### The task
Return the entire listing exactly, leaving nothing out.

### Task input
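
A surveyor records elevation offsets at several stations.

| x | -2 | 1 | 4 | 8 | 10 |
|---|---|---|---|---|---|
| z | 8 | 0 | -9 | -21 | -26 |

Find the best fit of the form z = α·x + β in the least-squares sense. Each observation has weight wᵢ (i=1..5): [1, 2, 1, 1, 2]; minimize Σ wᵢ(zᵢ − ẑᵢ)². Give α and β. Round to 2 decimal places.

The normal equations are: 286·α + 32·β = -740;  32·α + 7·β = -74.
Eliminating β: 7·(row 1) − 32·(row 2) gives 978·α = 7·(-740) − 32·(-74) = -2812, so α = -1406/489.
Then β = ((-74) − 32·(-1406/489))/7 = 1258/489.

α = -2.88, β = 2.57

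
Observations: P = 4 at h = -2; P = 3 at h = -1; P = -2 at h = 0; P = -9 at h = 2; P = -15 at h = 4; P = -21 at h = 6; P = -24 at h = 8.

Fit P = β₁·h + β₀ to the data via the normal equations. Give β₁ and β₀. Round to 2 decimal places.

Forming MᵀM = [[125, 17]; [17, 7]] and MᵀP = [-407, -64]ᵀ gives MᵀM·[β₁, β₀]ᵀ = MᵀP.
Determinant 125·7 − 17² = 586.
β₁ = ((-407)·7 − 17·(-64))/586 = -1761/586; β₀ = (125·(-64) − 17·(-407))/586 = -1081/586.

β₁ = -3.01, β₀ = -1.84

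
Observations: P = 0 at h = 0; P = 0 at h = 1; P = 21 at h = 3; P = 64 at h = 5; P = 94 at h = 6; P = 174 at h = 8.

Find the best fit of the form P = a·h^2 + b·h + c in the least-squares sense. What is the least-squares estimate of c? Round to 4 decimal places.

Entries of MᵀM: Σh^2·h^2 = 6099, Σh^2·h = 881, Σh^2 = 135, Σh·h = 135, Σh = 23, Σ1 = 6.
And Σh^2·P = 16309, Σh·P = 2339, ΣP = 353.
Row-reducing yields a = 50221/16872, b = -11547/5624, c = -2273/8436.

c = -0.2694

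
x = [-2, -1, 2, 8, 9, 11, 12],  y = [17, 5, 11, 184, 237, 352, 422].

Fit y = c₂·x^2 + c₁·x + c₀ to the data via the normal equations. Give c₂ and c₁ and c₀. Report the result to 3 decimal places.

With design matrix A, AᵀA = [[46067, 4299, 419]; [4299, 419, 39]; [419, 39, 7]] and Aᵀy = [134450, 12524, 1228]ᵀ.
Solving the 3×3 system (Gaussian elimination) gives c₂ = 989019/327082, c₁ = -209269/163541, c₀ = 511531/327082.

c₂ = 3.024, c₁ = -1.280, c₀ = 1.564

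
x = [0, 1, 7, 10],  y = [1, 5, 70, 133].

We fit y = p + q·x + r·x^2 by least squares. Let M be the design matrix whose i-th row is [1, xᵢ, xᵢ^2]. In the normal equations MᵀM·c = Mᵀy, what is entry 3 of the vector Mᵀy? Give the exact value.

16735

Entry 3 ↔ basis x^2, so (Mᵀy)_{3} = Σᵢ (x^2)·yᵢ = (0)·(1) + (1)·(5) + (49)·(70) + (100)·(133) = 16735.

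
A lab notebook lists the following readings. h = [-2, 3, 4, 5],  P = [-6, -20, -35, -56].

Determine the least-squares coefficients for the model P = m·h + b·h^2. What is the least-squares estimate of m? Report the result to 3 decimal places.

m = -0.795

Sums needed: Σh·h = 54, Σh·h^2 = 208, Σh^2·h^2 = 978.
And Σh·P = -468, Σh^2·P = -2164.
So XᵀX·[m, b]ᵀ = XᵀP: [[54, 208]; [208, 978]]·[m, b]ᵀ = [-468, -2164]ᵀ.
Eliminating b: 978·(row 1) − 208·(row 2) gives 9548·m = 978·(-468) − 208·(-2164) = -7592, so m = -1898/2387.
Then b = ((-2164) − 208·(-1898/2387))/978 = -4878/2387.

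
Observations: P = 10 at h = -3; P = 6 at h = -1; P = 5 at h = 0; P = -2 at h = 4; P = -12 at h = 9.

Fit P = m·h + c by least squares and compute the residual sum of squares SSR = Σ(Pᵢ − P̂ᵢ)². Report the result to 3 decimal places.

The normal system XᵀX·[m, c]ᵀ = XᵀP is [[107, 9]; [9, 5]]·[m, c]ᵀ = [-152, 7]ᵀ.
Determinant 107·5 − 9² = 454.
m = ((-152)·5 − 9·7)/454 = -823/454; c = (107·7 − 9·(-152))/454 = 2117/454.
Residuals: -23/227, -108/227, 153/454, 267/454, -79/227; SSR = 371/454.

SSR = 0.817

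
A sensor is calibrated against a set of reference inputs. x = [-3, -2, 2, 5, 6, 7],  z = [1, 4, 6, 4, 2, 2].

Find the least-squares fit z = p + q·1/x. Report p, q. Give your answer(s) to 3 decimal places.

Setting ∂/∂p … = 0 gives: 6·p + (37/210)·q = 19;  (37/210)·p + (30839/44100)·q = 73/35.
Determinant 6·(30839/44100) − (37/210)² = 36733/8820.
p = (19·(30839/44100) − (37/210)·(73/35))/(36733/8820) = 113947/36733; q = (6·(73/35) − (37/210)·19)/(36733/8820) = 80850/36733.

p = 3.102, q = 2.201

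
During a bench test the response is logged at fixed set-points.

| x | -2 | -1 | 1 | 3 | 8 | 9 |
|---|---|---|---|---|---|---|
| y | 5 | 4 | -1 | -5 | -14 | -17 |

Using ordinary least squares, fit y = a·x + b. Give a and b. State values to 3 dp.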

### Result
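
A surveyor records elevation offsets at several stations.

| x | -2 | 1 | 4 | 8 | 10 |
|---|---|---|---|---|---|
| z | 8 | 0 | -9 | -21 | -26 |

Find the best fit of the form z = α·x + β in the least-squares sense. Each observation has weight wᵢ (i=1..5): [1, 2, 1, 1, 2]; minimize Σ wᵢ(zᵢ − ẑᵢ)². Give α and β. Round to 2 decimal places.

The normal equations are: 286·α + 32·β = -740;  32·α + 7·β = -74.
Eliminating β: 7·(row 1) − 32·(row 2) gives 978·α = 7·(-740) − 32·(-74) = -2812, so α = -1406/489.
Then β = ((-74) − 32·(-1406/489))/7 = 1258/489.

α = -2.88, β = 2.57

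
Observations: P = 4 at h = -2; P = 3 at h = -1; P = -2 at h = 0; P = -9 at h = 2; P = -15 at h = 4; P = -21 at h = 6; P = -24 at h = 8.

Fit P = β₁·h + β₀ to the data via the normal equations. Give β₁ and β₀. Round to 2 decimal places.

Forming MᵀM = [[125, 17]; [17, 7]] and MᵀP = [-407, -64]ᵀ gives MᵀM·[β₁, β₀]ᵀ = MᵀP.
Determinant 125·7 − 17² = 586.
β₁ = ((-407)·7 − 17·(-64))/586 = -1761/586; β₀ = (125·(-64) − 17·(-407))/586 = -1081/586.

β₁ = -3.01, β₀ = -1.84

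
Observations: P = 0 at h = 0; P = 0 at h = 1; P = 21 at h = 3; P = 64 at h = 5; P = 94 at h = 6; P = 174 at h = 8.

Find the best fit of the form P = a·h^2 + b·h + c in the least-squares sense. What is the least-squares estimate of c? Round to 4 decimal places.

Entries of MᵀM: Σh^2·h^2 = 6099, Σh^2·h = 881, Σh^2 = 135, Σh·h = 135, Σh = 23, Σ1 = 6.
And Σh^2·P = 16309, Σh·P = 2339, ΣP = 353.
Row-reducing yields a = 50221/16872, b = -11547/5624, c = -2273/8436.

c = -0.2694

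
x = [-2, -1, 2, 8, 9, 11, 12],  y = [17, 5, 11, 184, 237, 352, 422].

Fit y = c₂·x^2 + c₁·x + c₀ to the data via the normal equations. Give c₂ and c₁ and c₀. Report the result to 3 decimal places.

With design matrix A, AᵀA = [[46067, 4299, 419]; [4299, 419, 39]; [419, 39, 7]] and Aᵀy = [134450, 12524, 1228]ᵀ.
Solving the 3×3 system (Gaussian elimination) gives c₂ = 989019/327082, c₁ = -209269/163541, c₀ = 511531/327082.

c₂ = 3.024, c₁ = -1.280, c₀ = 1.564

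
x = [0, 1, 7, 10],  y = [1, 5, 70, 133].

We fit y = p + q·x + r·x^2 by least squares. Let M be the design matrix whose i-th row is [1, xᵢ, xᵢ^2]. In the normal equations MᵀM·c = Mᵀy, what is entry 3 of the vector Mᵀy? Give the exact value.

16735

Entry 3 ↔ basis x^2, so (Mᵀy)_{3} = Σᵢ (x^2)·yᵢ = (0)·(1) + (1)·(5) + (49)·(70) + (100)·(133) = 16735.

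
A lab notebook lists the following readings. h = [-2, 3, 4, 5],  P = [-6, -20, -35, -56].

Determine the least-squares coefficients for the model P = m·h + b·h^2. What is the least-squares estimate of m? Report the result to 3 decimal places.

m = -0.795

Sums needed: Σh·h = 54, Σh·h^2 = 208, Σh^2·h^2 = 978.
And Σh·P = -468, Σh^2·P = -2164.
So XᵀX·[m, b]ᵀ = XᵀP: [[54, 208]; [208, 978]]·[m, b]ᵀ = [-468, -2164]ᵀ.
Eliminating b: 978·(row 1) − 208·(row 2) gives 9548·m = 978·(-468) − 208·(-2164) = -7592, so m = -1898/2387.
Then b = ((-2164) − 208·(-1898/2387))/978 = -4878/2387.

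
Observations: P = 10 at h = -3; P = 6 at h = -1; P = 5 at h = 0; P = -2 at h = 4; P = -12 at h = 9.

Fit P = m·h + c by least squares and compute the residual sum of squares SSR = Σ(Pᵢ − P̂ᵢ)². Report the result to 3 decimal places.

The normal system XᵀX·[m, c]ᵀ = XᵀP is [[107, 9]; [9, 5]]·[m, c]ᵀ = [-152, 7]ᵀ.
Determinant 107·5 − 9² = 454.
m = ((-152)·5 − 9·7)/454 = -823/454; c = (107·7 − 9·(-152))/454 = 2117/454.
Residuals: -23/227, -108/227, 153/454, 267/454, -79/227; SSR = 371/454.

SSR = 0.817

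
A sensor is calibrated against a set of reference inputs. x = [-3, -2, 2, 5, 6, 7],  z = [1, 4, 6, 4, 2, 2].

Find the least-squares fit z = p + q·1/x. Report p, q. Give your answer(s) to 3 decimal places.

Setting ∂/∂p … = 0 gives: 6·p + (37/210)·q = 19;  (37/210)·p + (30839/44100)·q = 73/35.
Determinant 6·(30839/44100) − (37/210)² = 36733/8820.
p = (19·(30839/44100) − (37/210)·(73/35))/(36733/8820) = 113947/36733; q = (6·(73/35) − (37/210)·19)/(36733/8820) = 80850/36733.

p = 3.102, q = 2.201

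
During a bench test the response is logged at fixed set-points.

| x | -2 | -1 | 1 | 3 | 8 | 9 |
|---|---|---|---|---|---|---|
| y | 5 | 4 | -1 | -5 | -14 | -17 |

Using ordinary least squares, fit y = a·x + b. Give a and b. State values to 3 dp.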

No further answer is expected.